Exercise goal: When you reach the records below, repeat each one exactly as written.
[[ Given records open ]]
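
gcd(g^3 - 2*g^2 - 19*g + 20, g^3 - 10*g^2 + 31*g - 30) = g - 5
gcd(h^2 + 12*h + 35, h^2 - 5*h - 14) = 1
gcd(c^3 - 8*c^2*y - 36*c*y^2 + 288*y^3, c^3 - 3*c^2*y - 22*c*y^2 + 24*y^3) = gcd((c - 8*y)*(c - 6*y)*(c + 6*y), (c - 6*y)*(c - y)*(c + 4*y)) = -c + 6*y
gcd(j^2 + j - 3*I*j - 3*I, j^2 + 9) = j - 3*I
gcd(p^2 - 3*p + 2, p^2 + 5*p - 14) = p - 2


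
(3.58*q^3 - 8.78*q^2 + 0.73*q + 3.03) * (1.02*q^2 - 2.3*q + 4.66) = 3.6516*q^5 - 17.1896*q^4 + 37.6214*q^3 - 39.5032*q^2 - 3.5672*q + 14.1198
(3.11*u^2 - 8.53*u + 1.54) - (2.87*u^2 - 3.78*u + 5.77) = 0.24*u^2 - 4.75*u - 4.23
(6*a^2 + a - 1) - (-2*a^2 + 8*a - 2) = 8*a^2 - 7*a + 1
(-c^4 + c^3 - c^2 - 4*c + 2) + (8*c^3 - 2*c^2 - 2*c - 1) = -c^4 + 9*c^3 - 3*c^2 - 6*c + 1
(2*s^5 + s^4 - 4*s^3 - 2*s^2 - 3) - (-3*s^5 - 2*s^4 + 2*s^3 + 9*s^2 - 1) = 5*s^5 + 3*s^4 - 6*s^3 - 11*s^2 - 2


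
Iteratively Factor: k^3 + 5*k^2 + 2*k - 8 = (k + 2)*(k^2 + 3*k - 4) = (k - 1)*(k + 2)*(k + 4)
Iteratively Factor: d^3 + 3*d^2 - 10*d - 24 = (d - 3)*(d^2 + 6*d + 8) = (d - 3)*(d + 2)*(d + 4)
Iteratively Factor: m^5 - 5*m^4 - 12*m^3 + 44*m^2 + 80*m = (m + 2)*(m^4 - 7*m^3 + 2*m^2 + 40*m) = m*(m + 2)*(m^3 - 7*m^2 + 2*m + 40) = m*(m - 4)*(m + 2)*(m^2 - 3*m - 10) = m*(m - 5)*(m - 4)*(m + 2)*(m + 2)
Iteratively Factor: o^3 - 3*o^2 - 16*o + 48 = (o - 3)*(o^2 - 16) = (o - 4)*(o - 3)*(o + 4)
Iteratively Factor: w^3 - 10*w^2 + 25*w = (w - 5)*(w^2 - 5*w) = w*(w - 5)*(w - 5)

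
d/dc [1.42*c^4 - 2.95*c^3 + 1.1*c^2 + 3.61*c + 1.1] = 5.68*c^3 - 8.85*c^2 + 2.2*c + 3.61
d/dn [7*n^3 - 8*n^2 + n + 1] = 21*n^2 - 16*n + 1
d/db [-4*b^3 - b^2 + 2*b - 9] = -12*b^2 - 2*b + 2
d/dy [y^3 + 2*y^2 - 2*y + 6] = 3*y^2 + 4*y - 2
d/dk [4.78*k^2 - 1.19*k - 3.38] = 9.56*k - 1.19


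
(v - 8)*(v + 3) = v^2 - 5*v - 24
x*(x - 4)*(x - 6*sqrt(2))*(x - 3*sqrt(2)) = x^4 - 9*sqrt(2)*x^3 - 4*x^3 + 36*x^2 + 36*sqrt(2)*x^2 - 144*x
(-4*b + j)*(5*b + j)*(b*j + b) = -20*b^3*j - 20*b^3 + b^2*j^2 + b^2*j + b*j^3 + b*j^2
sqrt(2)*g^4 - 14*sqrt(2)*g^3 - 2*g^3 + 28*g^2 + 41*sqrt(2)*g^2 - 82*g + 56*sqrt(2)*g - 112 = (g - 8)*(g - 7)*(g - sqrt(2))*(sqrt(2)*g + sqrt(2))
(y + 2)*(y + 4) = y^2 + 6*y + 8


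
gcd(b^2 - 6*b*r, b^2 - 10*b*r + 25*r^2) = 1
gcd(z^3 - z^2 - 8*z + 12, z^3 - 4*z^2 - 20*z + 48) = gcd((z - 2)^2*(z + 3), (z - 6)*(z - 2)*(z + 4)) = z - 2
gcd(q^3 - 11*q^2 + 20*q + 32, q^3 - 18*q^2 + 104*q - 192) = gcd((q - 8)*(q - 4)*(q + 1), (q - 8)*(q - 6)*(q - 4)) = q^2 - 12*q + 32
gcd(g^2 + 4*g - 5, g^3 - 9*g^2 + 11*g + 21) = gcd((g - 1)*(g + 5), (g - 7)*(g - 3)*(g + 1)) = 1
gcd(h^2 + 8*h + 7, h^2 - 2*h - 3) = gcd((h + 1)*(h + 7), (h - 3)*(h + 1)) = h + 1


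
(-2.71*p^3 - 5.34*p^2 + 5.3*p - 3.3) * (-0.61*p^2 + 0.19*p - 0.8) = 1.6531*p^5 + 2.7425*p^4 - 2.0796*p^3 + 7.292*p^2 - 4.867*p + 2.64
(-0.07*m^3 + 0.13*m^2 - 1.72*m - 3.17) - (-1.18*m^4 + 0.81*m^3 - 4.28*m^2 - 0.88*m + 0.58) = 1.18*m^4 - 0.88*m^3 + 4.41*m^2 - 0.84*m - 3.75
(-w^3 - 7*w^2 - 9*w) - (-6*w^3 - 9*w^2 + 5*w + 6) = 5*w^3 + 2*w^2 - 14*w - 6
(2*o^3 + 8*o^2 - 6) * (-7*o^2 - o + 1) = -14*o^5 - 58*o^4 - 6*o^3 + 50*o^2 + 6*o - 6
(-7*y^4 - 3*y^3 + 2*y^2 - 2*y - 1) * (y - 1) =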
[[ Given records closed ]]
Output:
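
gcd(g^3 - 2*g^2 - 19*g + 20, g^3 - 10*g^2 + 31*g - 30) = g - 5
gcd(h^2 + 12*h + 35, h^2 - 5*h - 14) = 1
gcd(c^3 - 8*c^2*y - 36*c*y^2 + 288*y^3, c^3 - 3*c^2*y - 22*c*y^2 + 24*y^3) = gcd((c - 8*y)*(c - 6*y)*(c + 6*y), (c - 6*y)*(c - y)*(c + 4*y)) = -c + 6*y
gcd(j^2 + j - 3*I*j - 3*I, j^2 + 9) = j - 3*I
gcd(p^2 - 3*p + 2, p^2 + 5*p - 14) = p - 2


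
(3.58*q^3 - 8.78*q^2 + 0.73*q + 3.03) * (1.02*q^2 - 2.3*q + 4.66) = 3.6516*q^5 - 17.1896*q^4 + 37.6214*q^3 - 39.5032*q^2 - 3.5672*q + 14.1198
(3.11*u^2 - 8.53*u + 1.54) - (2.87*u^2 - 3.78*u + 5.77) = 0.24*u^2 - 4.75*u - 4.23
(6*a^2 + a - 1) - (-2*a^2 + 8*a - 2) = 8*a^2 - 7*a + 1
(-c^4 + c^3 - c^2 - 4*c + 2) + (8*c^3 - 2*c^2 - 2*c - 1) = -c^4 + 9*c^3 - 3*c^2 - 6*c + 1
(2*s^5 + s^4 - 4*s^3 - 2*s^2 - 3) - (-3*s^5 - 2*s^4 + 2*s^3 + 9*s^2 - 1) = 5*s^5 + 3*s^4 - 6*s^3 - 11*s^2 - 2


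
Iteratively Factor: k^3 + 5*k^2 + 2*k - 8 = (k + 2)*(k^2 + 3*k - 4) = (k - 1)*(k + 2)*(k + 4)
Iteratively Factor: d^3 + 3*d^2 - 10*d - 24 = (d - 3)*(d^2 + 6*d + 8) = (d - 3)*(d + 2)*(d + 4)
Iteratively Factor: m^5 - 5*m^4 - 12*m^3 + 44*m^2 + 80*m = (m + 2)*(m^4 - 7*m^3 + 2*m^2 + 40*m) = m*(m + 2)*(m^3 - 7*m^2 + 2*m + 40) = m*(m - 4)*(m + 2)*(m^2 - 3*m - 10) = m*(m - 5)*(m - 4)*(m + 2)*(m + 2)
Iteratively Factor: o^3 - 3*o^2 - 16*o + 48 = (o - 3)*(o^2 - 16) = (o - 4)*(o - 3)*(o + 4)
Iteratively Factor: w^3 - 10*w^2 + 25*w = (w - 5)*(w^2 - 5*w) = w*(w - 5)*(w - 5)

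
d/dc [1.42*c^4 - 2.95*c^3 + 1.1*c^2 + 3.61*c + 1.1] = 5.68*c^3 - 8.85*c^2 + 2.2*c + 3.61
d/dn [7*n^3 - 8*n^2 + n + 1] = 21*n^2 - 16*n + 1
d/db [-4*b^3 - b^2 + 2*b - 9] = -12*b^2 - 2*b + 2
d/dy [y^3 + 2*y^2 - 2*y + 6] = 3*y^2 + 4*y - 2
d/dk [4.78*k^2 - 1.19*k - 3.38] = 9.56*k - 1.19


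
(v - 8)*(v + 3) = v^2 - 5*v - 24
x*(x - 4)*(x - 6*sqrt(2))*(x - 3*sqrt(2)) = x^4 - 9*sqrt(2)*x^3 - 4*x^3 + 36*x^2 + 36*sqrt(2)*x^2 - 144*x
(-4*b + j)*(5*b + j)*(b*j + b) = -20*b^3*j - 20*b^3 + b^2*j^2 + b^2*j + b*j^3 + b*j^2
sqrt(2)*g^4 - 14*sqrt(2)*g^3 - 2*g^3 + 28*g^2 + 41*sqrt(2)*g^2 - 82*g + 56*sqrt(2)*g - 112 = (g - 8)*(g - 7)*(g - sqrt(2))*(sqrt(2)*g + sqrt(2))
(y + 2)*(y + 4) = y^2 + 6*y + 8


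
gcd(b^2 - 6*b*r, b^2 - 10*b*r + 25*r^2) = 1
gcd(z^3 - z^2 - 8*z + 12, z^3 - 4*z^2 - 20*z + 48) = gcd((z - 2)^2*(z + 3), (z - 6)*(z - 2)*(z + 4)) = z - 2
gcd(q^3 - 11*q^2 + 20*q + 32, q^3 - 18*q^2 + 104*q - 192) = gcd((q - 8)*(q - 4)*(q + 1), (q - 8)*(q - 6)*(q - 4)) = q^2 - 12*q + 32
gcd(g^2 + 4*g - 5, g^3 - 9*g^2 + 11*g + 21) = gcd((g - 1)*(g + 5), (g - 7)*(g - 3)*(g + 1)) = 1
gcd(h^2 + 8*h + 7, h^2 - 2*h - 3) = gcd((h + 1)*(h + 7), (h - 3)*(h + 1)) = h + 1


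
(-2.71*p^3 - 5.34*p^2 + 5.3*p - 3.3) * (-0.61*p^2 + 0.19*p - 0.8) = 1.6531*p^5 + 2.7425*p^4 - 2.0796*p^3 + 7.292*p^2 - 4.867*p + 2.64
(-0.07*m^3 + 0.13*m^2 - 1.72*m - 3.17) - (-1.18*m^4 + 0.81*m^3 - 4.28*m^2 - 0.88*m + 0.58) = 1.18*m^4 - 0.88*m^3 + 4.41*m^2 - 0.84*m - 3.75
(-w^3 - 7*w^2 - 9*w) - (-6*w^3 - 9*w^2 + 5*w + 6) = 5*w^3 + 2*w^2 - 14*w - 6
(2*o^3 + 8*o^2 - 6) * (-7*o^2 - o + 1) = -14*o^5 - 58*o^4 - 6*o^3 + 50*o^2 + 6*o - 6
(-7*y^4 - 3*y^3 + 2*y^2 - 2*y - 1) * (y - 1) =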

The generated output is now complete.